What the task asks:
Once you find the line containing "Give your answer rounded" in the data below, copy it and each following line exactly, up to and including the line containing "rate=0.8. The modulus is 24.", and nothing else.

Source data
• • • • • • •

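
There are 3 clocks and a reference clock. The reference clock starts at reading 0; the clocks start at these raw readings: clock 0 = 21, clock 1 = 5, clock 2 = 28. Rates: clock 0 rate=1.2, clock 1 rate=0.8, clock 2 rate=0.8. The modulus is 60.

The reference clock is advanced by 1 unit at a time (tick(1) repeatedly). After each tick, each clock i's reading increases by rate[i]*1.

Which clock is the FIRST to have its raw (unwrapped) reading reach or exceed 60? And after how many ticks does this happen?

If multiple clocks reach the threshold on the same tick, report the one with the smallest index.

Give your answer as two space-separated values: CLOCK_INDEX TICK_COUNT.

Answer: 0 33

Derivation:
clock 0: start=21, rate=1.2, needs 60-21 = 39; ticks = ceil(39/1.2) = ceil(32.5000) = 33; reading at tick 33 = 21 + 1.2*33 = 60.6000
clock 1: start=5, rate=0.8, needs 60-5 = 55; ticks = ceil(55/0.8) = ceil(68.7500) = 69; reading at tick 69 = 5 + 0.8*69 = 60.2000
clock 2: start=28, rate=0.8, needs 60-28 = 32; ticks = ceil(32/0.8) = ceil(40.0000) = 40; reading at tick 40 = 28 + 0.8*40 = 60.0000
Minimum tick count = 33; winners = [0]; smallest index = 0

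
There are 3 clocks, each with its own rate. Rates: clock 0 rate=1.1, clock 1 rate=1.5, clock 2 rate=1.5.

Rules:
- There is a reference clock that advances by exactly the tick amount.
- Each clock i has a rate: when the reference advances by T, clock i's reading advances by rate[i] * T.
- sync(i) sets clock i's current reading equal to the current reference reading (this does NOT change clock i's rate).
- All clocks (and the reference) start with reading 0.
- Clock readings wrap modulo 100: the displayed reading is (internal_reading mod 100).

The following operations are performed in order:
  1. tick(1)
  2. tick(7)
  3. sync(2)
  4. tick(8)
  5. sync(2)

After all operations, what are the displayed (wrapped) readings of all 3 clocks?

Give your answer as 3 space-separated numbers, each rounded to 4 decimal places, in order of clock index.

After op 1 tick(1): ref=1.0000 raw=[1.1000 1.5000 1.5000]
After op 2 tick(7): ref=8.0000 raw=[8.8000 12.0000 12.0000]
After op 3 sync(2): ref=8.0000 raw=[8.8000 12.0000 8.0000]
After op 4 tick(8): ref=16.0000 raw=[17.6000 24.0000 20.0000]
After op 5 sync(2): ref=16.0000 raw=[17.6000 24.0000 16.0000]
Wrap final raw readings (mod 100): 17.6000 mod 100 = 17.6000; 24.0000 mod 100 = 24.0000; 16.0000 mod 100 = 16.0000

Answer: 17.6000 24.0000 16.0000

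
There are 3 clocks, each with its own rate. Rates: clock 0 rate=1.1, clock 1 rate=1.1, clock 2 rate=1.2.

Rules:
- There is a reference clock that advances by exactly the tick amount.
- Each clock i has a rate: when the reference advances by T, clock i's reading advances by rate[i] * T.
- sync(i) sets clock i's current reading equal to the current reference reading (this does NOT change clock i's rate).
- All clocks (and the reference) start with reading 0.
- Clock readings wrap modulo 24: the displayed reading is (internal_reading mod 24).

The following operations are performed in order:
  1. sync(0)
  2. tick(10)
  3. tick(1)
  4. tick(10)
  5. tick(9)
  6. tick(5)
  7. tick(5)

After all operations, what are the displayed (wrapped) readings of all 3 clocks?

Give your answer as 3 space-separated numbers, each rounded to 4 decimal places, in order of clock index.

Answer: 20.0000 20.0000 0.0000

Derivation:
After op 1 sync(0): ref=0.0000 raw=[0.0000 0.0000 0.0000]
After op 2 tick(10): ref=10.0000 raw=[11.0000 11.0000 12.0000]
After op 3 tick(1): ref=11.0000 raw=[12.1000 12.1000 13.2000]
After op 4 tick(10): ref=21.0000 raw=[23.1000 23.1000 25.2000]
After op 5 tick(9): ref=30.0000 raw=[33.0000 33.0000 36.0000]
After op 6 tick(5): ref=35.0000 raw=[38.5000 38.5000 42.0000]
After op 7 tick(5): ref=40.0000 raw=[44.0000 44.0000 48.0000]
Wrap final raw readings (mod 24): 44.0000 mod 24 = 20.0000; 44.0000 mod 24 = 20.0000; 48.0000 mod 24 = 0.0000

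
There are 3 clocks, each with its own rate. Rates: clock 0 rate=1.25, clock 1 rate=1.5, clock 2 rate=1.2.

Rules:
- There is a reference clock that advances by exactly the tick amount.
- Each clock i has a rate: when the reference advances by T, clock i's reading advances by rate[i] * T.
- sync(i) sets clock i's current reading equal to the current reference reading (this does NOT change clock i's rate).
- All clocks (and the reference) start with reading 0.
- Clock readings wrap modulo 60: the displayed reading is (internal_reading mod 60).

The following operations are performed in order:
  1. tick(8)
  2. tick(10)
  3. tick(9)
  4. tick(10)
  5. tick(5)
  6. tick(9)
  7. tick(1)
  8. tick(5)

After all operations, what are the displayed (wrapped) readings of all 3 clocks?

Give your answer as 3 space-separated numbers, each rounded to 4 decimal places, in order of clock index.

Answer: 11.2500 25.5000 8.4000

Derivation:
After op 1 tick(8): ref=8.0000 raw=[10.0000 12.0000 9.6000]
After op 2 tick(10): ref=18.0000 raw=[22.5000 27.0000 21.6000]
After op 3 tick(9): ref=27.0000 raw=[33.7500 40.5000 32.4000]
After op 4 tick(10): ref=37.0000 raw=[46.2500 55.5000 44.4000]
After op 5 tick(5): ref=42.0000 raw=[52.5000 63.0000 50.4000]
After op 6 tick(9): ref=51.0000 raw=[63.7500 76.5000 61.2000]
After op 7 tick(1): ref=52.0000 raw=[65.0000 78.0000 62.4000]
After op 8 tick(5): ref=57.0000 raw=[71.2500 85.5000 68.4000]
Wrap final raw readings (mod 60): 71.2500 mod 60 = 11.2500; 85.5000 mod 60 = 25.5000; 68.4000 mod 60 = 8.4000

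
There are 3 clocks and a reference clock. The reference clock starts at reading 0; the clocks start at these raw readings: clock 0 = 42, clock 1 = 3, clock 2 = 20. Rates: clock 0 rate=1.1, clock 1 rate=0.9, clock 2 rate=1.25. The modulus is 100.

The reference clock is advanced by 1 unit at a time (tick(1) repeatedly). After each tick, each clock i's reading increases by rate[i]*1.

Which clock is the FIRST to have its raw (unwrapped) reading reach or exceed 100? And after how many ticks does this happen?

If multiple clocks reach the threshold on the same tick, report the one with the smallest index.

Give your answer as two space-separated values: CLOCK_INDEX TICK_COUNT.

clock 0: start=42, rate=1.1, needs 100-42 = 58; ticks = ceil(58/1.1) = ceil(52.7273) = 53; reading at tick 53 = 42 + 1.1*53 = 100.3000
clock 1: start=3, rate=0.9, needs 100-3 = 97; ticks = ceil(97/0.9) = ceil(107.7778) = 108; reading at tick 108 = 3 + 0.9*108 = 100.2000
clock 2: start=20, rate=1.25, needs 100-20 = 80; ticks = ceil(80/1.25) = ceil(64.0000) = 64; reading at tick 64 = 20 + 1.25*64 = 100.0000
Minimum tick count = 53; winners = [0]; smallest index = 0

Answer: 0 53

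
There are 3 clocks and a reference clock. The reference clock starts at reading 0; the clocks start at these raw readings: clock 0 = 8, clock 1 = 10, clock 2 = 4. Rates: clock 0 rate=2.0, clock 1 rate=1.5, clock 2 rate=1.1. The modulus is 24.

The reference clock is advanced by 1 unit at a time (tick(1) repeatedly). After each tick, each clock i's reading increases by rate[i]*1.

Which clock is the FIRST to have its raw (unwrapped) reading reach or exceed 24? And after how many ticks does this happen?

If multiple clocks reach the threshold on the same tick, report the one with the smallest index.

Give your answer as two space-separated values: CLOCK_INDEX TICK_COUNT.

Answer: 0 8

Derivation:
clock 0: start=8, rate=2.0, needs 24-8 = 16; ticks = ceil(16/2.0) = ceil(8.0000) = 8; reading at tick 8 = 8 + 2.0*8 = 24.0000
clock 1: start=10, rate=1.5, needs 24-10 = 14; ticks = ceil(14/1.5) = ceil(9.3333) = 10; reading at tick 10 = 10 + 1.5*10 = 25.0000
clock 2: start=4, rate=1.1, needs 24-4 = 20; ticks = ceil(20/1.1) = ceil(18.1818) = 19; reading at tick 19 = 4 + 1.1*19 = 24.9000
Minimum tick count = 8; winners = [0]; smallest index = 0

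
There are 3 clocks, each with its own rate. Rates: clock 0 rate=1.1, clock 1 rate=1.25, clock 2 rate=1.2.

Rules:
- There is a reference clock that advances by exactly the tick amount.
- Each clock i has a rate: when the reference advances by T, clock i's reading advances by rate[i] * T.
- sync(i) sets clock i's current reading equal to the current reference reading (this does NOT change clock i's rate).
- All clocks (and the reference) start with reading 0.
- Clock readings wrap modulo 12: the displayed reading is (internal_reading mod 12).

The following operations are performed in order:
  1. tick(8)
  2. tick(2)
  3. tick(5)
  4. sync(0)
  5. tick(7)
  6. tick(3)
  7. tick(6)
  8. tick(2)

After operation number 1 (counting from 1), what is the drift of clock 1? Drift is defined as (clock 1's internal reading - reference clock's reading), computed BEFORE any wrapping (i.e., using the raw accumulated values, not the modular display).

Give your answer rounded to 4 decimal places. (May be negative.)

After op 1 tick(8): ref=8.0000 raw=[8.8000 10.0000 9.6000]
Drift of clock 1 after op 1: 10.0000 - 8.0000 = 2.0000

Answer: 2.0000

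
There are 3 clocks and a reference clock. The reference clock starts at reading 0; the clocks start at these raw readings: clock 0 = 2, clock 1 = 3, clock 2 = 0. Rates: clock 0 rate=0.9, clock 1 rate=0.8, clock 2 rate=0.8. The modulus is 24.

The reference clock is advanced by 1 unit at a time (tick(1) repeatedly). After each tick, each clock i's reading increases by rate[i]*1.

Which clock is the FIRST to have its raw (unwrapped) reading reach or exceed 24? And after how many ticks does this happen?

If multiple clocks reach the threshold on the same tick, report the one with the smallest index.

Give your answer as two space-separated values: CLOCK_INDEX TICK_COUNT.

clock 0: start=2, rate=0.9, needs 24-2 = 22; ticks = ceil(22/0.9) = ceil(24.4444) = 25; reading at tick 25 = 2 + 0.9*25 = 24.5000
clock 1: start=3, rate=0.8, needs 24-3 = 21; ticks = ceil(21/0.8) = ceil(26.2500) = 27; reading at tick 27 = 3 + 0.8*27 = 24.6000
clock 2: start=0, rate=0.8, needs 24-0 = 24; ticks = ceil(24/0.8) = ceil(30.0000) = 30; reading at tick 30 = 0 + 0.8*30 = 24.0000
Minimum tick count = 25; winners = [0]; smallest index = 0

Answer: 0 25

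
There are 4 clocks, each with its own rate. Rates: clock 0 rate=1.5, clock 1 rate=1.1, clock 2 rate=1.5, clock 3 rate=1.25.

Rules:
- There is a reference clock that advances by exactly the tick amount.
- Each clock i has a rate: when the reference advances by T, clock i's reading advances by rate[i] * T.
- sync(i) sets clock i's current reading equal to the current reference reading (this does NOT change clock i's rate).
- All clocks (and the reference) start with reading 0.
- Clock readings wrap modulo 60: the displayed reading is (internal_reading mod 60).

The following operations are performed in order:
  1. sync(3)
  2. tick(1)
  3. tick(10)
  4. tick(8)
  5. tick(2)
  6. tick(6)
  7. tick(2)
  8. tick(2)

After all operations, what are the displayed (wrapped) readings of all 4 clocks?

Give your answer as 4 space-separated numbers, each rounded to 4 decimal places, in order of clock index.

Answer: 46.5000 34.1000 46.5000 38.7500

Derivation:
After op 1 sync(3): ref=0.0000 raw=[0.0000 0.0000 0.0000 0.0000]
After op 2 tick(1): ref=1.0000 raw=[1.5000 1.1000 1.5000 1.2500]
After op 3 tick(10): ref=11.0000 raw=[16.5000 12.1000 16.5000 13.7500]
After op 4 tick(8): ref=19.0000 raw=[28.5000 20.9000 28.5000 23.7500]
After op 5 tick(2): ref=21.0000 raw=[31.5000 23.1000 31.5000 26.2500]
After op 6 tick(6): ref=27.0000 raw=[40.5000 29.7000 40.5000 33.7500]
After op 7 tick(2): ref=29.0000 raw=[43.5000 31.9000 43.5000 36.2500]
After op 8 tick(2): ref=31.0000 raw=[46.5000 34.1000 46.5000 38.7500]
Wrap final raw readings (mod 60): 46.5000 mod 60 = 46.5000; 34.1000 mod 60 = 34.1000; 46.5000 mod 60 = 46.5000; 38.7500 mod 60 = 38.7500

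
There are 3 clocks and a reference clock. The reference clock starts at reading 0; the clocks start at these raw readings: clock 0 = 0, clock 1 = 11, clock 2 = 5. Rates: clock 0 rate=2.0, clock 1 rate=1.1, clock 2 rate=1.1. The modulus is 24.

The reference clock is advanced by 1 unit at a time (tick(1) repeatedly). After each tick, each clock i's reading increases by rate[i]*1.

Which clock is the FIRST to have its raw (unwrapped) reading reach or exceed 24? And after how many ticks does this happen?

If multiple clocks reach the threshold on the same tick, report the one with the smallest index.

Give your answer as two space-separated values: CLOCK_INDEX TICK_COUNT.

Answer: 0 12

Derivation:
clock 0: start=0, rate=2.0, needs 24-0 = 24; ticks = ceil(24/2.0) = ceil(12.0000) = 12; reading at tick 12 = 0 + 2.0*12 = 24.0000
clock 1: start=11, rate=1.1, needs 24-11 = 13; ticks = ceil(13/1.1) = ceil(11.8182) = 12; reading at tick 12 = 11 + 1.1*12 = 24.2000
clock 2: start=5, rate=1.1, needs 24-5 = 19; ticks = ceil(19/1.1) = ceil(17.2727) = 18; reading at tick 18 = 5 + 1.1*18 = 24.8000
Minimum tick count = 12; winners = [0, 1]; smallest index = 0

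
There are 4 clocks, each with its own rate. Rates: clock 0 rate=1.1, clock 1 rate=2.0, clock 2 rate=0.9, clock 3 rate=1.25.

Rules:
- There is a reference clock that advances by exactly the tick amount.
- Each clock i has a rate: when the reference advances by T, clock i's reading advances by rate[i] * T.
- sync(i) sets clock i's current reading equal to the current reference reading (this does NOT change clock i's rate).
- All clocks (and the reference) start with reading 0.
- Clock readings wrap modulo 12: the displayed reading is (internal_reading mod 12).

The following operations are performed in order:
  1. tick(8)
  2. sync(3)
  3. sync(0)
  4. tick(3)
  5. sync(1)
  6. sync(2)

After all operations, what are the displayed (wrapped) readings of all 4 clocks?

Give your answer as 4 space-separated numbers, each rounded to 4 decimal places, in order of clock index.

Answer: 11.3000 11.0000 11.0000 11.7500

Derivation:
After op 1 tick(8): ref=8.0000 raw=[8.8000 16.0000 7.2000 10.0000]
After op 2 sync(3): ref=8.0000 raw=[8.8000 16.0000 7.2000 8.0000]
After op 3 sync(0): ref=8.0000 raw=[8.0000 16.0000 7.2000 8.0000]
After op 4 tick(3): ref=11.0000 raw=[11.3000 22.0000 9.9000 11.7500]
After op 5 sync(1): ref=11.0000 raw=[11.3000 11.0000 9.9000 11.7500]
After op 6 sync(2): ref=11.0000 raw=[11.3000 11.0000 11.0000 11.7500]
Wrap final raw readings (mod 12): 11.3000 mod 12 = 11.3000; 11.0000 mod 12 = 11.0000; 11.0000 mod 12 = 11.0000; 11.7500 mod 12 = 11.7500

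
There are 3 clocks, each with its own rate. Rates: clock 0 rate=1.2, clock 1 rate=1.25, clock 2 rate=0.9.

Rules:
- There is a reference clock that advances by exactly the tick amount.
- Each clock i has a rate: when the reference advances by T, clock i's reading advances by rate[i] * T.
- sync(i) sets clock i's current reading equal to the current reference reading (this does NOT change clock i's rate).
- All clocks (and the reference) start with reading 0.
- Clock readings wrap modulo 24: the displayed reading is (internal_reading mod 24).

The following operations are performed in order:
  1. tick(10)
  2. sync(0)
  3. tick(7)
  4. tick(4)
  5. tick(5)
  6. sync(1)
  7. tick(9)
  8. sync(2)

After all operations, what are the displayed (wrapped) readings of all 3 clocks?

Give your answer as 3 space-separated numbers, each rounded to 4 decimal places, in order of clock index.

After op 1 tick(10): ref=10.0000 raw=[12.0000 12.5000 9.0000]
After op 2 sync(0): ref=10.0000 raw=[10.0000 12.5000 9.0000]
After op 3 tick(7): ref=17.0000 raw=[18.4000 21.2500 15.3000]
After op 4 tick(4): ref=21.0000 raw=[23.2000 26.2500 18.9000]
After op 5 tick(5): ref=26.0000 raw=[29.2000 32.5000 23.4000]
After op 6 sync(1): ref=26.0000 raw=[29.2000 26.0000 23.4000]
After op 7 tick(9): ref=35.0000 raw=[40.0000 37.2500 31.5000]
After op 8 sync(2): ref=35.0000 raw=[40.0000 37.2500 35.0000]
Wrap final raw readings (mod 24): 40.0000 mod 24 = 16.0000; 37.2500 mod 24 = 13.2500; 35.0000 mod 24 = 11.0000

Answer: 16.0000 13.2500 11.0000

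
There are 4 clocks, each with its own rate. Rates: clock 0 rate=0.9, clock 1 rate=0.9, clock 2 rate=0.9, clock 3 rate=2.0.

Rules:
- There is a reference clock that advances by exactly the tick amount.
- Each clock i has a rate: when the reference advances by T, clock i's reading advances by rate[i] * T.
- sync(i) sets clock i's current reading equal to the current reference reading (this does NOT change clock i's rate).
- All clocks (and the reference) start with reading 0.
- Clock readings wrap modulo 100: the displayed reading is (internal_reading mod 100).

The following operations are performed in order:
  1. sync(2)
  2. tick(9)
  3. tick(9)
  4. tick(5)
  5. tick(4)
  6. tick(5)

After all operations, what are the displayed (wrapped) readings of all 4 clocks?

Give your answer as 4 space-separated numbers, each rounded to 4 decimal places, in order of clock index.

Answer: 28.8000 28.8000 28.8000 64.0000

Derivation:
After op 1 sync(2): ref=0.0000 raw=[0.0000 0.0000 0.0000 0.0000]
After op 2 tick(9): ref=9.0000 raw=[8.1000 8.1000 8.1000 18.0000]
After op 3 tick(9): ref=18.0000 raw=[16.2000 16.2000 16.2000 36.0000]
After op 4 tick(5): ref=23.0000 raw=[20.7000 20.7000 20.7000 46.0000]
After op 5 tick(4): ref=27.0000 raw=[24.3000 24.3000 24.3000 54.0000]
After op 6 tick(5): ref=32.0000 raw=[28.8000 28.8000 28.8000 64.0000]
Wrap final raw readings (mod 100): 28.8000 mod 100 = 28.8000; 28.8000 mod 100 = 28.8000; 28.8000 mod 100 = 28.8000; 64.0000 mod 100 = 64.0000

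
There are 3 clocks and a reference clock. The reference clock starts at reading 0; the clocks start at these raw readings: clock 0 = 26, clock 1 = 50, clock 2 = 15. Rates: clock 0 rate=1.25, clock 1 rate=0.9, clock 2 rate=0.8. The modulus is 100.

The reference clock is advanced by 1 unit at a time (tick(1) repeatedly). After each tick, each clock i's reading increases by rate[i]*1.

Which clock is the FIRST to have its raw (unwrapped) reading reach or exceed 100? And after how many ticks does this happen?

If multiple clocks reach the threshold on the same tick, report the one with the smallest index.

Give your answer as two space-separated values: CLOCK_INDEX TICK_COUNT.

clock 0: start=26, rate=1.25, needs 100-26 = 74; ticks = ceil(74/1.25) = ceil(59.2000) = 60; reading at tick 60 = 26 + 1.25*60 = 101.0000
clock 1: start=50, rate=0.9, needs 100-50 = 50; ticks = ceil(50/0.9) = ceil(55.5556) = 56; reading at tick 56 = 50 + 0.9*56 = 100.4000
clock 2: start=15, rate=0.8, needs 100-15 = 85; ticks = ceil(85/0.8) = ceil(106.2500) = 107; reading at tick 107 = 15 + 0.8*107 = 100.6000
Minimum tick count = 56; winners = [1]; smallest index = 1

Answer: 1 56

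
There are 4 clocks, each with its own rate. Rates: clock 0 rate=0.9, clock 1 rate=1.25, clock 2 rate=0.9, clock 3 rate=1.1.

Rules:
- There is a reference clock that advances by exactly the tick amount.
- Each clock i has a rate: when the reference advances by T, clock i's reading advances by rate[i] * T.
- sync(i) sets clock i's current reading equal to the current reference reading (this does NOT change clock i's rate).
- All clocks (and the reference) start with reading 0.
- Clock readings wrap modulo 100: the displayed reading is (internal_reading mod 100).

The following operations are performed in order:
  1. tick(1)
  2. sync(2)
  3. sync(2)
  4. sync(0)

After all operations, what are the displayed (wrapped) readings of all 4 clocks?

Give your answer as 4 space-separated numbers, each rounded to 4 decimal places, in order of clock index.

Answer: 1.0000 1.2500 1.0000 1.1000

Derivation:
After op 1 tick(1): ref=1.0000 raw=[0.9000 1.2500 0.9000 1.1000]
After op 2 sync(2): ref=1.0000 raw=[0.9000 1.2500 1.0000 1.1000]
After op 3 sync(2): ref=1.0000 raw=[0.9000 1.2500 1.0000 1.1000]
After op 4 sync(0): ref=1.0000 raw=[1.0000 1.2500 1.0000 1.1000]
Wrap final raw readings (mod 100): 1.0000 mod 100 = 1.0000; 1.2500 mod 100 = 1.2500; 1.0000 mod 100 = 1.0000; 1.1000 mod 100 = 1.1000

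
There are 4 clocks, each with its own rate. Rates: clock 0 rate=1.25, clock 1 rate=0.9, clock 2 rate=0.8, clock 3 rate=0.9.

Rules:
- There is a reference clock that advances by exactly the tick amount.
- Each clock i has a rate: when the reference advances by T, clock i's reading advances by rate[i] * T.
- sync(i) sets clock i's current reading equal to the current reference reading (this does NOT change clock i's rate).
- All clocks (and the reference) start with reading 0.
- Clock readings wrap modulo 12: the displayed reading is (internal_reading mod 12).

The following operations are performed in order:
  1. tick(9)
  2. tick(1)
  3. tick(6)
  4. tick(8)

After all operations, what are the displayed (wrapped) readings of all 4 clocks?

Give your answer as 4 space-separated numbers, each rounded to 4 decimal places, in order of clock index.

Answer: 6.0000 9.6000 7.2000 9.6000

Derivation:
After op 1 tick(9): ref=9.0000 raw=[11.2500 8.1000 7.2000 8.1000]
After op 2 tick(1): ref=10.0000 raw=[12.5000 9.0000 8.0000 9.0000]
After op 3 tick(6): ref=16.0000 raw=[20.0000 14.4000 12.8000 14.4000]
After op 4 tick(8): ref=24.0000 raw=[30.0000 21.6000 19.2000 21.6000]
Wrap final raw readings (mod 12): 30.0000 mod 12 = 6.0000; 21.6000 mod 12 = 9.6000; 19.2000 mod 12 = 7.2000; 21.6000 mod 12 = 9.6000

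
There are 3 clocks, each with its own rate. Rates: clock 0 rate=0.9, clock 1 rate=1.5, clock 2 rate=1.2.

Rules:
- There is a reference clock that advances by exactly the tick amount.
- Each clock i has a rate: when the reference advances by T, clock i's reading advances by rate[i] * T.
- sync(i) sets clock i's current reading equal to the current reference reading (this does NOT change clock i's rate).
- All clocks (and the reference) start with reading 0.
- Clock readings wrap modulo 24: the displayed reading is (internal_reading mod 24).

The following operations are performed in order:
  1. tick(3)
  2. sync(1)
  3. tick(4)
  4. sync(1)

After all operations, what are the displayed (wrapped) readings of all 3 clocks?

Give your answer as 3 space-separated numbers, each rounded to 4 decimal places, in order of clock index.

Answer: 6.3000 7.0000 8.4000

Derivation:
After op 1 tick(3): ref=3.0000 raw=[2.7000 4.5000 3.6000]
After op 2 sync(1): ref=3.0000 raw=[2.7000 3.0000 3.6000]
After op 3 tick(4): ref=7.0000 raw=[6.3000 9.0000 8.4000]
After op 4 sync(1): ref=7.0000 raw=[6.3000 7.0000 8.4000]
Wrap final raw readings (mod 24): 6.3000 mod 24 = 6.3000; 7.0000 mod 24 = 7.0000; 8.4000 mod 24 = 8.4000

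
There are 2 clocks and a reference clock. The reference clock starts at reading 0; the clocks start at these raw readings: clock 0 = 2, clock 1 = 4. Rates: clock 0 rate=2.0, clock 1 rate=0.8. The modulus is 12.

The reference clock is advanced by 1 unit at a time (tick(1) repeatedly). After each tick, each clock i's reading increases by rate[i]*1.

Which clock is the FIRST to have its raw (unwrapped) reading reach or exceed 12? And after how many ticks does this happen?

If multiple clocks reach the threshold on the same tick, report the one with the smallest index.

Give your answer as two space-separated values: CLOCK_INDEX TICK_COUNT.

Answer: 0 5

Derivation:
clock 0: start=2, rate=2.0, needs 12-2 = 10; ticks = ceil(10/2.0) = ceil(5.0000) = 5; reading at tick 5 = 2 + 2.0*5 = 12.0000
clock 1: start=4, rate=0.8, needs 12-4 = 8; ticks = ceil(8/0.8) = ceil(10.0000) = 10; reading at tick 10 = 4 + 0.8*10 = 12.0000
Minimum tick count = 5; winners = [0]; smallest index = 0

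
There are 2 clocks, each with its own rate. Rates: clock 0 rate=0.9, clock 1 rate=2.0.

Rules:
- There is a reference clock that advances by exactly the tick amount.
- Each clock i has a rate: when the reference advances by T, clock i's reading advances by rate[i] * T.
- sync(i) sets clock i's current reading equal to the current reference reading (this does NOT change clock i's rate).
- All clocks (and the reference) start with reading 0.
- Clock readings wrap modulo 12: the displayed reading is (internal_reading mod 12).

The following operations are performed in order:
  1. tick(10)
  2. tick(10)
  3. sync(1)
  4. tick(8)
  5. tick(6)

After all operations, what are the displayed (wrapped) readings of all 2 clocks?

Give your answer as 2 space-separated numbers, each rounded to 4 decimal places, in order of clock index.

Answer: 6.6000 0.0000

Derivation:
After op 1 tick(10): ref=10.0000 raw=[9.0000 20.0000]
After op 2 tick(10): ref=20.0000 raw=[18.0000 40.0000]
After op 3 sync(1): ref=20.0000 raw=[18.0000 20.0000]
After op 4 tick(8): ref=28.0000 raw=[25.2000 36.0000]
After op 5 tick(6): ref=34.0000 raw=[30.6000 48.0000]
Wrap final raw readings (mod 12): 30.6000 mod 12 = 6.6000; 48.0000 mod 12 = 0.0000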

• • • • • • •

Output:
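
Give your answer rounded to 4 decimal places. (May be negative.)

After op 1 tick(8): ref=8.0000 raw=[8.8000 10.0000 9.6000]
Drift of clock 1 after op 1: 10.0000 - 8.0000 = 2.0000

Answer: 2.0000

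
There are 3 clocks and a reference clock. The reference clock starts at reading 0; the clocks start at these raw readings: clock 0 = 2, clock 1 = 3, clock 2 = 0. Rates: clock 0 rate=0.9, clock 1 rate=0.8, clock 2 rate=0.8. The modulus is 24.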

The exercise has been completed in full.